## The task:
The range starts at the line containing "Consider the market for gasoline." and ends at the last line of the records below. Reproduce those lines exactly.

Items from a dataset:
━━━━
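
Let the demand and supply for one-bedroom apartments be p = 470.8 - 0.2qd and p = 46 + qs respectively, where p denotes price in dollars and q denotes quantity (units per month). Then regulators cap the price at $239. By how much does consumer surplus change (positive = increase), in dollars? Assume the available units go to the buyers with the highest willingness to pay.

Rearranging demand gives qd = 2354 - 5p; rearranging supply gives qs = p - 46. Setting quantity demanded equal to quantity supplied, 2354 - 5p = p - 46, gives p* = 400 and q* = 354.
Because the ceiling (239) lies below the market-clearing price, it is binding.
At p = 239: qd = 2354 - 5·239 = 1159 and qs = 239 - 46 = 193.
Consumer surplus without the control is ½ · (470.8 - 400) · 354 = 12531.6.
With the ceiling, 193 units are sold at 239 (assume they go to the highest-value buyers). The demand price at q = 193 is 432.2, so CS = ½ · [(470.8 - 239) + (432.2 - 239)] · 193 = 41012.5.
Change in consumer surplus = 41012.5 - 12531.6 = 28480.9.

28480.9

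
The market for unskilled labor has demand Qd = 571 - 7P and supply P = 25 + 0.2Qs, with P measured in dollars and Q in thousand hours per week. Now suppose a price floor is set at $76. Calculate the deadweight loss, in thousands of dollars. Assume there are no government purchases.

Rearranging supply gives Qs = 5P - 125. Setting quantity demanded equal to quantity supplied, 571 - 7P = 5P - 125, gives P* = 58 and Q* = 165.
The floor of 76 is above the equilibrium price 58, so it binds.
At P = 76: Qd = 571 - 7·76 = 39 and Qs = 5·76 - 125 = 255.
Quantity traded falls to 39. At Q = 39 the demand price is (571 - 39)/7 = 76 and the supply price is (125 + 39)/5 = 32.8.
Deadweight loss = ½ · (76 - 32.8) · (165 - 39) = ½ · 43.2 · 126 = 2721.6.

2721.6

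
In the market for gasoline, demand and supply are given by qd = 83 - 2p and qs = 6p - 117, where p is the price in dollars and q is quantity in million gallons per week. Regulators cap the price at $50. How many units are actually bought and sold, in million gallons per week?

33

In a free market, 83 - 2p = 6p - 117 gives the equilibrium p* = 25, q* = 33.
Since 50 is above p* = 25, the ceiling does not bind and the free-market outcome prevails.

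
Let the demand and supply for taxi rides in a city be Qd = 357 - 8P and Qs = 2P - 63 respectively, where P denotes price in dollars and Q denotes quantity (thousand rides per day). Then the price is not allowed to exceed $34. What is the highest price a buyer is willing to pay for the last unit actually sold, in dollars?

44

Without the control the market clears where 357 - 8P = 2P - 63, i.e. P* = 42 and Q* = 21.
Since 34 < 42, the ceiling is binding.
At P = 34: Qd = 357 - 8·34 = 85 and Qs = 2·34 - 63 = 5.
Only 5 units reach the market. On the demand curve, the marginal buyer's willingness to pay at Q = 5 is (357 - 5)/8 = 44.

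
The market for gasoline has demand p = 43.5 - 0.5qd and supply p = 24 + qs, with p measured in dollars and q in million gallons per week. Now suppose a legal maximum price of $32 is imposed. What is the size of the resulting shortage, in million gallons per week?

Rearranging demand gives qd = 87 - 2p; rearranging supply gives qs = p - 24. In a free market, 87 - 2p = p - 24 gives the equilibrium p* = 37, q* = 13.
Because the ceiling (32) lies below the market-clearing price, it is binding.
At p = 32: qd = 87 - 2·32 = 23 and qs = 32 - 24 = 8.
Shortage = qd - qs = 23 - 8 = 15.

15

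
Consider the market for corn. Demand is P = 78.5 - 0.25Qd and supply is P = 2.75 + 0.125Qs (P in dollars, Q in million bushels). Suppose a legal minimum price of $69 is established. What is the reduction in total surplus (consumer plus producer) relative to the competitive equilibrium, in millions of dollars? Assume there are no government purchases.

5043

Rearranging demand gives Qd = 314 - 4P; rearranging supply gives Qs = 8P - 22. In a free market, 314 - 4P = 8P - 22 gives the equilibrium P* = 28, Q* = 202.
Since 69 > 28, the floor is binding.
At P = 69: Qd = 314 - 4·69 = 38 and Qs = 8·69 - 22 = 530.
Quantity traded falls to 38. At Q = 38 the demand price is (314 - 38)/4 = 69 and the supply price is (22 + 38)/8 = 7.5.
Deadweight loss = ½ · (69 - 7.5) · (202 - 38) = ½ · 61.5 · 164 = 5043.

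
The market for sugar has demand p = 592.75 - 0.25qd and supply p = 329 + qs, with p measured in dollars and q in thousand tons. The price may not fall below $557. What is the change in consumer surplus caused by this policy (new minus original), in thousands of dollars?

Rearranging demand gives qd = 2371 - 4p; rearranging supply gives qs = p - 329. Equilibrium: 2371 - 4p = p - 329, so 2700 = 5p and p* = 540, q* = 211.
The floor of 557 is above the equilibrium price 540, so it binds.
At p = 557: qd = 2371 - 4·557 = 143 and qs = 557 - 329 = 228.
Consumer surplus without the control is ½ · (592.75 - 540) · 211 = 5565.125.
With the floor, consumers buy 143 units at 557, so CS = ½ · (592.75 - 557) · 143 = 2556.125.
Change in consumer surplus = 2556.125 - 5565.125 = -3009.

-3009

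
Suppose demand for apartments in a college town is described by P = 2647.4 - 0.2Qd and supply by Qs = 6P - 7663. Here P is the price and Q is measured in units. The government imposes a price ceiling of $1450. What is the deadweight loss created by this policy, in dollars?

Rearranging demand gives Qd = 13237 - 5P. Setting quantity demanded equal to quantity supplied, 13237 - 5P = 6P - 7663, gives P* = 1900 and Q* = 3737.
Since 1450 < 1900, the ceiling is binding.
At P = 1450: Qd = 13237 - 5·1450 = 5987 and Qs = 6·1450 - 7663 = 1037.
Quantity traded falls to 1037. At Q = 1037 the demand price is (13237 - 1037)/5 = 2440 and the supply price is (7663 + 1037)/6 = 1450.
Deadweight loss = ½ · (2440 - 1450) · (3737 - 1037) = ½ · 990 · 2700 = 1336500.

1336500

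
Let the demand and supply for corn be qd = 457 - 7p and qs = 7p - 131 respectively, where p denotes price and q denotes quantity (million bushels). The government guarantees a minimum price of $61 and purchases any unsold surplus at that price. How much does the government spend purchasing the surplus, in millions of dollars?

16226

Without the control the market clears where 457 - 7p = 7p - 131, i.e. p* = 42 and q* = 163.
Because the floor (61) lies above the market-clearing price, it is binding.
At p = 61: qd = 457 - 7·61 = 30 and qs = 7·61 - 131 = 296.
Surplus = qs - qd = 266.
Government expenditure = surplus × support price = 266 × 61 = 16226.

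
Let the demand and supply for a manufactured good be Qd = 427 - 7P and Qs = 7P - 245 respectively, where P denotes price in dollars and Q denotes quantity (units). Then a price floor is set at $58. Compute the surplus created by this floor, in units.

140

In a free market, 427 - 7P = 7P - 245 gives the equilibrium P* = 48, Q* = 91.
Since 58 > 48, the floor is binding.
At P = 58: Qd = 427 - 7·58 = 21 and Qs = 7·58 - 245 = 161.
Surplus = Qs - Qd = 161 - 21 = 140.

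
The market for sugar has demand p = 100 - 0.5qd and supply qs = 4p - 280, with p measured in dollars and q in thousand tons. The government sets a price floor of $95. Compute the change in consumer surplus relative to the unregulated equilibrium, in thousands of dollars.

-375

Rearranging demand gives qd = 200 - 2p. Equilibrium: 200 - 2p = 4p - 280, so 480 = 6p and p* = 80, q* = 40.
Since 95 > 80, the floor is binding.
At p = 95: qd = 200 - 2·95 = 10 and qs = 4·95 - 280 = 100.
Consumer surplus without the control is ½ · (100 - 80) · 40 = 400.
With the floor, consumers buy 10 units at 95, so CS = ½ · (100 - 95) · 10 = 25.
Change in consumer surplus = 25 - 400 = -375.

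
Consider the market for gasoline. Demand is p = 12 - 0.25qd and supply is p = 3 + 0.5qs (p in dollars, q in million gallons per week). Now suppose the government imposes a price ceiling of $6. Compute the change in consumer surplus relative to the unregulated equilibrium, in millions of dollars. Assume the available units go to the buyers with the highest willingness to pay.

13.5

Rearranging demand gives qd = 48 - 4p; rearranging supply gives qs = 2p - 6. Equilibrium: 48 - 4p = 2p - 6, so 54 = 6p and p* = 9, q* = 12.
Since 6 < 9, the ceiling is binding.
At p = 6: qd = 48 - 4·6 = 24 and qs = 2·6 - 6 = 6.
Consumer surplus without the control is ½ · (12 - 9) · 12 = 18.
With the ceiling, 6 units are sold at 6 (assume they go to the highest-value buyers). The demand price at q = 6 is 10.5, so CS = ½ · [(12 - 6) + (10.5 - 6)] · 6 = 31.5.
Change in consumer surplus = 31.5 - 18 = 13.5.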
━━━━
## Response box:
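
Consider the market for gasoline. Demand is p = 12 - 0.25qd and supply is p = 3 + 0.5qs (p in dollars, q in million gallons per week). Now suppose the government imposes a price ceiling of $6. Compute the change in consumer surplus relative to the unregulated equilibrium, in millions of dollars. Assume the available units go to the buyers with the highest willingness to pay.

13.5

Rearranging demand gives qd = 48 - 4p; rearranging supply gives qs = 2p - 6. Equilibrium: 48 - 4p = 2p - 6, so 54 = 6p and p* = 9, q* = 12.
Since 6 < 9, the ceiling is binding.
At p = 6: qd = 48 - 4·6 = 24 and qs = 2·6 - 6 = 6.
Consumer surplus without the control is ½ · (12 - 9) · 12 = 18.
With the ceiling, 6 units are sold at 6 (assume they go to the highest-value buyers). The demand price at q = 6 is 10.5, so CS = ½ · [(12 - 6) + (10.5 - 6)] · 6 = 31.5.
Change in consumer surplus = 31.5 - 18 = 13.5.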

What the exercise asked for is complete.